[Entries taken from a collection]
-- -- --
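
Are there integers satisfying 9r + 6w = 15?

Step 1: Compute gcd(9, 6).
gcd(9, 6) = 3

Step 2: Check divisibility.
Does 3 divide 15? 15 = 3 x 5, so yes.

By the theorem on linear Diophantine equations, 9r + 6w = 15 has integer solutions if and only if gcd(9, 6) divides 15. Since 3 | 15, solutions exist.

Yes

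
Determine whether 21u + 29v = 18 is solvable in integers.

Step 1: Compute gcd(21, 29).
gcd(21, 29) = 1

Step 2: Check divisibility.
Does 1 divide 18? 18 = 1 x 18, so yes.

By the theorem on linear Diophantine equations, 21u + 29v = 18 has integer solutions if and only if gcd(21, 29) divides 18. Since 1 | 18, solutions exist.

Yes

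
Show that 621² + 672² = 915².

Compute a² + b² = 621² + 672² = 385641 + 451584 = 837225
Compute c² = 915² = 837225
Since 837225 = 837225, confirmed.

Yes, it is a Pythagorean triple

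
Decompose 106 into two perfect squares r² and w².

We need to find integers r, w > 0 such that r² + w² = 106.
Trying r = 5: w² = 106 - 5² = 106 - 25 = 81
w = 9
Check: 5² + 9² = 25 + 81 = 106 ✓

106 = 5² + 9²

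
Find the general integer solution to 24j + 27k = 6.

Step 1: Compute gcd(24, 27) = 3.
Since 3 divides 6, solutions exist.

Step 2: Find a particular solution using extended Euclidean algorithm.
We get j₀ = -2, k₀ = 2.
Check: 24*-2 + 27*2 = 6 = 6 ✓

Step 3: Write the general solution.
j = -2 + (27/3)t = -2 + 9t
k = 2 - (24/3)t = 2 - 8t
for any integer t.

j = -2 + 9t, k = 2 - 8t for integer t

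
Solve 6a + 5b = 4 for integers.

Step 1: Check solvability.
gcd(6, 5) = 1
Since 1 divides 4, solutions exist.

Step 2: Apply extended Euclidean algorithm to find gcd.
We find integers such that 6*x0 + 5*y0 = 1

Step 3: Scale the particular solution.
Multiply by 4/1 = 4:
a = 4, b = -4

Step 4: Verify.
6*(4) + 5*(-4) = 4 = 4 ✓

a = 4, b = -4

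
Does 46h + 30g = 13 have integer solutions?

Step 1: Compute gcd(46, 30).
gcd(46, 30) = 2

Step 2: Check divisibility.
Does 2 divide 13? 13 = 2 x 6 + 1, so no.

By the theorem on linear Diophantine equations, 46h + 30g = 13 has integer solutions if and only if gcd(46, 30) divides 13. Since 2 does not divide 13, no solutions exist.

No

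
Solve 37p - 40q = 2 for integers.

Step 1: Check solvability.
gcd(37, 40) = 1
Since 1 divides 2, solutions exist.

Step 2: Apply extended Euclidean algorithm to find gcd.
We find integers such that 37*x0 + 40*y0 = 1

Step 3: Scale the particular solution.
Multiply by 2/1 = 2:
p = 26, q = 24

Step 4: Verify.
37*(26) - 40*(24) = 2 = 2 ✓

p = 26, q = 24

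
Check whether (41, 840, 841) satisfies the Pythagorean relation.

Compute a² + b²:
41² + 840² = 1681 + 705600 = 707281
Compute c²:
841² = 707281
Since 707281 = 707281, it is a Pythagorean triple.

Yes, it is a Pythagorean triple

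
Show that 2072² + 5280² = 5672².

Compute a² + b² = 2072² + 5280² = 4293184 + 27878400 = 32171584
Compute c² = 5672² = 32171584
Since 32171584 = 32171584, confirmed.

Yes, it is a Pythagorean triple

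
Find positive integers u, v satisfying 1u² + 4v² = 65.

Try small values of u and check whether (65 - 1u²)/4 is a perfect square.
u = 1: 1·1² = 1, so 4v² = 65 - 1 = 64, giving v² = 16, v = 4.
Check: 1·1² + 4·4² = 1 + 64 = 65 ✓

u = 1, v = 4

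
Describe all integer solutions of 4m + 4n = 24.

Step 1: Compute gcd(4, 4) = 4.
Since 4 divides 24, solutions exist.

Step 2: Find a particular solution using extended Euclidean algorithm.
We get m₀ = 0, n₀ = 6.
Check: 4*0 + 4*6 = 24 = 24 ✓

Step 3: Write the general solution.
m = 0 + (4/4)t = 0 + 1t
n = 6 - (4/4)t = 6 - 1t
for any integer t.

m = 0 + 1t, n = 6 - 1t for integer t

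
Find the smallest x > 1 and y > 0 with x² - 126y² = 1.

We seek the smallest positive integers (x, y) with x² - 126y² = 1, i.e., x² = 126y² + 1.
Try successive y values:
y = 1: x² = 126·1² + 1 = 127, not a perfect square
y = 2: x² = 126·2² + 1 = 505, not a perfect square
y = 3: x² = 126·3² + 1 = 1135, not a perfect square
... continuing the search (or via continued fractions) ...
y = 40: x² = 126·40² + 1 = 201601, x = 449 ✓

Verify: 449² - 126·40² = 201601 - 201600 = 1 ✓

x = 449, y = 40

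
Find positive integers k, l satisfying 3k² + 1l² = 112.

Try small values of k and check whether (112 - 3k²)/1 is a perfect square.
k = 2: 3·2² = 12, so 1l² = 112 - 12 = 100, giving l² = 100, l = 10.
Check: 3·2² + 1·10² = 12 + 100 = 112 ✓

k = 2, l = 10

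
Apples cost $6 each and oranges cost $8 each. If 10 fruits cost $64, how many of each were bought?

Let a = apples, o = oranges.
a + o = 10
6a + 8o = 64
Substitute o = 10 - a:
6a + 8(10 - a) = 64
(6 - 8)a = 64 - 80
-2a = -16
a = 8, o = 10 - 8 = 2

Apples: 8, Oranges: 2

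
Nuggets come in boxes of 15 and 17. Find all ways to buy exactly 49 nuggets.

We need non-negative integers (x, y) with 15x + 17y = 49.
For each x in 0..3, check if 49 - 15x is a non-negative multiple of 17.
x = 1: 17y = 34, y = 2 ✓

(1 boxes of 15, 2 boxes of 17)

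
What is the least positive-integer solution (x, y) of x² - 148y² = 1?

We seek the smallest positive integers (x, y) with x² - 148y² = 1, i.e., x² = 148y² + 1.
Try successive y values:
y = 1: x² = 148·1² + 1 = 149, not a perfect square
y = 2: x² = 148·2² + 1 = 593, not a perfect square
y = 3: x² = 148·3² + 1 = 1333, not a perfect square
... continuing the search (or via continued fractions) ...
y = 6: x² = 148·6² + 1 = 5329, x = 73 ✓

Verify: 73² - 148·6² = 5329 - 5328 = 1 ✓

x = 73, y = 6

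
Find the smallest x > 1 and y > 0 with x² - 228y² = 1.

We seek the smallest positive integers (x, y) with x² - 228y² = 1, i.e., x² = 228y² + 1.
Try successive y values:
y = 1: x² = 228·1² + 1 = 229, not a perfect square
y = 2: x² = 228·2² + 1 = 913, not a perfect square
y = 3: x² = 228·3² + 1 = 2053, not a perfect square
... continuing the search (or via continued fractions) ...
y = 10: x² = 228·10² + 1 = 22801, x = 151 ✓

Verify: 151² - 228·10² = 22801 - 22800 = 1 ✓

x = 151, y = 10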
-- -- --
* _What you are asked to do_: Reproduce each record shown above without altering a single word.

* _Response area_:
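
Are there integers satisfying 9r + 6w = 15?

Step 1: Compute gcd(9, 6).
gcd(9, 6) = 3

Step 2: Check divisibility.
Does 3 divide 15? 15 = 3 x 5, so yes.

By the theorem on linear Diophantine equations, 9r + 6w = 15 has integer solutions if and only if gcd(9, 6) divides 15. Since 3 | 15, solutions exist.

Yes

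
Determine whether 21u + 29v = 18 is solvable in integers.

Step 1: Compute gcd(21, 29).
gcd(21, 29) = 1

Step 2: Check divisibility.
Does 1 divide 18? 18 = 1 x 18, so yes.

By the theorem on linear Diophantine equations, 21u + 29v = 18 has integer solutions if and only if gcd(21, 29) divides 18. Since 1 | 18, solutions exist.

Yes

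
Show that 621² + 672² = 915².

Compute a² + b² = 621² + 672² = 385641 + 451584 = 837225
Compute c² = 915² = 837225
Since 837225 = 837225, confirmed.

Yes, it is a Pythagorean triple

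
Decompose 106 into two perfect squares r² and w².

We need to find integers r, w > 0 such that r² + w² = 106.
Trying r = 5: w² = 106 - 5² = 106 - 25 = 81
w = 9
Check: 5² + 9² = 25 + 81 = 106 ✓

106 = 5² + 9²

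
Find the general integer solution to 24j + 27k = 6.

Step 1: Compute gcd(24, 27) = 3.
Since 3 divides 6, solutions exist.

Step 2: Find a particular solution using extended Euclidean algorithm.
We get j₀ = -2, k₀ = 2.
Check: 24*-2 + 27*2 = 6 = 6 ✓

Step 3: Write the general solution.
j = -2 + (27/3)t = -2 + 9t
k = 2 - (24/3)t = 2 - 8t
for any integer t.

j = -2 + 9t, k = 2 - 8t for integer t

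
Solve 6a + 5b = 4 for integers.

Step 1: Check solvability.
gcd(6, 5) = 1
Since 1 divides 4, solutions exist.

Step 2: Apply extended Euclidean algorithm to find gcd.
We find integers such that 6*x0 + 5*y0 = 1

Step 3: Scale the particular solution.
Multiply by 4/1 = 4:
a = 4, b = -4

Step 4: Verify.
6*(4) + 5*(-4) = 4 = 4 ✓

a = 4, b = -4

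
Does 46h + 30g = 13 have integer solutions?

Step 1: Compute gcd(46, 30).
gcd(46, 30) = 2

Step 2: Check divisibility.
Does 2 divide 13? 13 = 2 x 6 + 1, so no.

By the theorem on linear Diophantine equations, 46h + 30g = 13 has integer solutions if and only if gcd(46, 30) divides 13. Since 2 does not divide 13, no solutions exist.

No

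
Solve 37p - 40q = 2 for integers.

Step 1: Check solvability.
gcd(37, 40) = 1
Since 1 divides 2, solutions exist.

Step 2: Apply extended Euclidean algorithm to find gcd.
We find integers such that 37*x0 + 40*y0 = 1

Step 3: Scale the particular solution.
Multiply by 2/1 = 2:
p = 26, q = 24

Step 4: Verify.
37*(26) - 40*(24) = 2 = 2 ✓

p = 26, q = 24

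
Check whether (41, 840, 841) satisfies the Pythagorean relation.

Compute a² + b²:
41² + 840² = 1681 + 705600 = 707281
Compute c²:
841² = 707281
Since 707281 = 707281, it is a Pythagorean triple.

Yes, it is a Pythagorean triple

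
Show that 2072² + 5280² = 5672².

Compute a² + b² = 2072² + 5280² = 4293184 + 27878400 = 32171584
Compute c² = 5672² = 32171584
Since 32171584 = 32171584, confirmed.

Yes, it is a Pythagorean triple

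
Find positive integers u, v satisfying 1u² + 4v² = 65.

Try small values of u and check whether (65 - 1u²)/4 is a perfect square.
u = 1: 1·1² = 1, so 4v² = 65 - 1 = 64, giving v² = 16, v = 4.
Check: 1·1² + 4·4² = 1 + 64 = 65 ✓

u = 1, v = 4

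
Describe all integer solutions of 4m + 4n = 24.

Step 1: Compute gcd(4, 4) = 4.
Since 4 divides 24, solutions exist.

Step 2: Find a particular solution using extended Euclidean algorithm.
We get m₀ = 0, n₀ = 6.
Check: 4*0 + 4*6 = 24 = 24 ✓

Step 3: Write the general solution.
m = 0 + (4/4)t = 0 + 1t
n = 6 - (4/4)t = 6 - 1t
for any integer t.

m = 0 + 1t, n = 6 - 1t for integer t

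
Find the smallest x > 1 and y > 0 with x² - 126y² = 1.

We seek the smallest positive integers (x, y) with x² - 126y² = 1, i.e., x² = 126y² + 1.
Try successive y values:
y = 1: x² = 126·1² + 1 = 127, not a perfect square
y = 2: x² = 126·2² + 1 = 505, not a perfect square
y = 3: x² = 126·3² + 1 = 1135, not a perfect square
... continuing the search (or via continued fractions) ...
y = 40: x² = 126·40² + 1 = 201601, x = 449 ✓

Verify: 449² - 126·40² = 201601 - 201600 = 1 ✓

x = 449, y = 40

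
Find positive integers k, l satisfying 3k² + 1l² = 112.

Try small values of k and check whether (112 - 3k²)/1 is a perfect square.
k = 2: 3·2² = 12, so 1l² = 112 - 12 = 100, giving l² = 100, l = 10.
Check: 3·2² + 1·10² = 12 + 100 = 112 ✓

k = 2, l = 10

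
Apples cost $6 each and oranges cost $8 each. If 10 fruits cost $64, how many of each were bought?

Let a = apples, o = oranges.
a + o = 10
6a + 8o = 64
Substitute o = 10 - a:
6a + 8(10 - a) = 64
(6 - 8)a = 64 - 80
-2a = -16
a = 8, o = 10 - 8 = 2

Apples: 8, Oranges: 2

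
Nuggets come in boxes of 15 and 17. Find all ways to buy exactly 49 nuggets.

We need non-negative integers (x, y) with 15x + 17y = 49.
For each x in 0..3, check if 49 - 15x is a non-negative multiple of 17.
x = 1: 17y = 34, y = 2 ✓

(1 boxes of 15, 2 boxes of 17)

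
What is the least positive-integer solution (x, y) of x² - 148y² = 1?

We seek the smallest positive integers (x, y) with x² - 148y² = 1, i.e., x² = 148y² + 1.
Try successive y values:
y = 1: x² = 148·1² + 1 = 149, not a perfect square
y = 2: x² = 148·2² + 1 = 593, not a perfect square
y = 3: x² = 148·3² + 1 = 1333, not a perfect square
... continuing the search (or via continued fractions) ...
y = 6: x² = 148·6² + 1 = 5329, x = 73 ✓

Verify: 73² - 148·6² = 5329 - 5328 = 1 ✓

x = 73, y = 6

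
Find the smallest x > 1 and y > 0 with x² - 228y² = 1.

We seek the smallest positive integers (x, y) with x² - 228y² = 1, i.e., x² = 228y² + 1.
Try successive y values:
y = 1: x² = 228·1² + 1 = 229, not a perfect square
y = 2: x² = 228·2² + 1 = 913, not a perfect square
y = 3: x² = 228·3² + 1 = 2053, not a perfect square
... continuing the search (or via continued fractions) ...
y = 10: x² = 228·10² + 1 = 22801, x = 151 ✓

Verify: 151² - 228·10² = 22801 - 22800 = 1 ✓

x = 151, y = 10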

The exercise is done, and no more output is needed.